> EXERCISE BRIEF
Only a number is wanted here, namely how many lines of the data contain the string "following".

-- GIVEN RECORDS follows --

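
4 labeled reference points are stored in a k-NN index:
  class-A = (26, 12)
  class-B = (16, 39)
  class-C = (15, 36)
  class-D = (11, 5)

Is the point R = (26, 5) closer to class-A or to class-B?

Compare squared distances:
d²(R, class-A) = (26−26)² + (5−12)² = 0 + 49 = 49
d²(R, class-B) = (26−16)² + (5−39)² = 100 + 1156 = 1256
49 < 1256, so class-A is closer.

class-A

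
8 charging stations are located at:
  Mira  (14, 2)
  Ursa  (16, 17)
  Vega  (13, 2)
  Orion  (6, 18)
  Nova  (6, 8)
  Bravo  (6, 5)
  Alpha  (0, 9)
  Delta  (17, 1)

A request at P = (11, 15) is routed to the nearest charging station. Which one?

Ursa

Squared Euclidean distances:
d²(P, Mira) = (11−14)² + (15−2)² = 9 + 169 = 178
d²(P, Ursa) = (11−16)² + (15−17)² = 25 + 4 = 29
d²(P, Vega) = (11−13)² + (15−2)² = 4 + 169 = 173
d²(P, Orion) = (11−6)² + (15−18)² = 25 + 9 = 34
d²(P, Nova) = (11−6)² + (15−8)² = 25 + 49 = 74
d²(P, Bravo) = (11−6)² + (15−5)² = 25 + 100 = 125
d²(P, Alpha) = (11−0)² + (15−9)² = 121 + 36 = 157
d²(P, Delta) = (11−17)² + (15−1)² = 36 + 196 = 232
The smallest is to Ursa, so P lies in the Voronoi region of Ursa.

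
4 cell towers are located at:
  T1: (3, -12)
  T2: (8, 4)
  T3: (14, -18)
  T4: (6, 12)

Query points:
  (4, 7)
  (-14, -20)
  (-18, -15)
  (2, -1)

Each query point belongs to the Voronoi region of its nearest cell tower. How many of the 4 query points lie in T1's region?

2

(4, 7) — d² to each: T1:362, T2:25, T3:725, T4:29 → nearest is T2
(-14, -20) — d² to each: T1:353, T2:1060, T3:788, T4:1424 → nearest is T1
(-18, -15) — d² to each: T1:450, T2:1037, T3:1033, T4:1305 → nearest is T1
(2, -1) — d² to each: T1:122, T2:61, T3:433, T4:185 → nearest is T2
2 of the 4 points have T1 as nearest.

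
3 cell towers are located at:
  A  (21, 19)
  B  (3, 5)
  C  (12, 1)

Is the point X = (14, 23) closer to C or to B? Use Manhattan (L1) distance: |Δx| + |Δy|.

d(X,C) = |14−12| + |23−1| = 2 + 22 = 24
d(X,B) = |14−3| + |23−5| = 11 + 18 = 29
24 < 29, so C is closer.

C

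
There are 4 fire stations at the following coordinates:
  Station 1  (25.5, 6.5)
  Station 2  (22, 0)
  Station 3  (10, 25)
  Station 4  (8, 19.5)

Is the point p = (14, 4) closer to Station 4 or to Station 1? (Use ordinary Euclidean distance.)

Compare squared distances:
d²(p, Station 4) = (14−8)² + (4−19.5)² = 36 + 240.25 = 276.25
d²(p, Station 1) = (14−25.5)² + (4−6.5)² = 132.25 + 6.25 = 138.5
276.25 > 138.5, so Station 1 is closer.

Station 1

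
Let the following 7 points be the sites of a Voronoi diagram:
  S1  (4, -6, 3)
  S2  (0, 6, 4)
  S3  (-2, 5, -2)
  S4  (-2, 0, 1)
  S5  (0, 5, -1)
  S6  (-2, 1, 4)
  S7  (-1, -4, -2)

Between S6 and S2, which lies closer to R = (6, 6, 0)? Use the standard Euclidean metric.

Compare squared distances:
|RS6|² = (6−(-2))² + (6−1)² + (0−4)² = 64 + 25 + 16 = 105
|RS2|² = (6−0)² + (6−6)² + (0−4)² = 36 + 0 + 16 = 52
105 > 52, so S2 is closer.

S2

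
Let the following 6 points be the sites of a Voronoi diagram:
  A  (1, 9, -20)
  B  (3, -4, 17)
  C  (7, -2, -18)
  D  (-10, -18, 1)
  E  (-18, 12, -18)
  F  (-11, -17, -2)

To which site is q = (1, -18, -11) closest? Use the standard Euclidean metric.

Since √ is increasing, it suffices to compare squared distances:
|qA|² = 0 + 729 + 81 = 810
|qB|² = 4 + 196 + 784 = 984
|qC|² = 36 + 256 + 49 = 341
|qD|² = 121 + 0 + 144 = 265
|qE|² = 361 + 900 + 49 = 1310
|qF|² = 144 + 1 + 81 = 226
F is nearest.

F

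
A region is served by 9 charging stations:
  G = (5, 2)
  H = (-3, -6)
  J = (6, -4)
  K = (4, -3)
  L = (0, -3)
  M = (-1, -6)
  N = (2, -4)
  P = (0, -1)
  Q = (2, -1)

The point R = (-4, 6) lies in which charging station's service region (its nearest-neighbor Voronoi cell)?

P

Compare squared distances (the ordering matches that of the actual distances):
|RG|² = 81 + 16 = 97
|RH|² = 1 + 144 = 145
|RJ|² = 100 + 100 = 200
|RK|² = 64 + 81 = 145
|RL|² = 16 + 81 = 97
|RM|² = 9 + 144 = 153
|RN|² = 36 + 100 = 136
|RP|² = 16 + 49 = 65
|RQ|² = 36 + 49 = 85
The smallest is to P, so R lies in the Voronoi region of P.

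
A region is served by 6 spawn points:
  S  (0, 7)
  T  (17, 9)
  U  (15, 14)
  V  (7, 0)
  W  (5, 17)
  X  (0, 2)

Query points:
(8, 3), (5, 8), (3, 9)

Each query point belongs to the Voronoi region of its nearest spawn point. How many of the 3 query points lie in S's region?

2

(8, 3) — d² to each: S:80, T:117, U:170, V:10, W:205, X:65 → nearest is V
(5, 8) — d² to each: S:26, T:145, U:136, V:68, W:81, X:61 → nearest is S
(3, 9) — d² to each: S:13, T:196, U:169, V:97, W:68, X:58 → nearest is S
2 of the 3 points have S as nearest.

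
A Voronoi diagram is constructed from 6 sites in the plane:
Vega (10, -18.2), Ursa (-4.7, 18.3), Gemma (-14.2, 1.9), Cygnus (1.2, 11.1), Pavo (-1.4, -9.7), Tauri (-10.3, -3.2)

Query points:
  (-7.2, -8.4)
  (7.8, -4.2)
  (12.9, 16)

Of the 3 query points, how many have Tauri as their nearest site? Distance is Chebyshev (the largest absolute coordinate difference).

1

(-7.2, -8.4) — d to each: Vega:17.2, Ursa:26.7, Gemma:10.3, Cygnus:19.5, Pavo:5.8, Tauri:5.2 → nearest is Tauri
(7.8, -4.2) — d to each: Vega:14, Ursa:22.5, Gemma:22, Cygnus:15.3, Pavo:9.2, Tauri:18.1 → nearest is Pavo
(12.9, 16) — d to each: Vega:34.2, Ursa:17.6, Gemma:27.1, Cygnus:11.7, Pavo:25.7, Tauri:23.2 → nearest is Cygnus
1 of the 3 points has Tauri as nearest.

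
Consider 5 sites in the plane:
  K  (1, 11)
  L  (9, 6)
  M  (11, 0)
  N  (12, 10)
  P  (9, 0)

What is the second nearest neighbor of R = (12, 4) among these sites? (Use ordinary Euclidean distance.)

Compare squared distances (the ordering matches that of the actual distances):
|RK|² = (12−1)² + (4−11)² = 121 + 49 = 170
|RL|² = (12−9)² + (4−6)² = 9 + 4 = 13
|RM|² = (12−11)² + (4−0)² = 1 + 16 = 17
|RN|² = (12−12)² + (4−10)² = 0 + 36 = 36
|RP|² = (12−9)² + (4−0)² = 9 + 16 = 25
Sorted ascending: L, M, P, … — the second-nearest is M.

M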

-- GIVEN RECORDS concluded --

> TASK ANSWER
3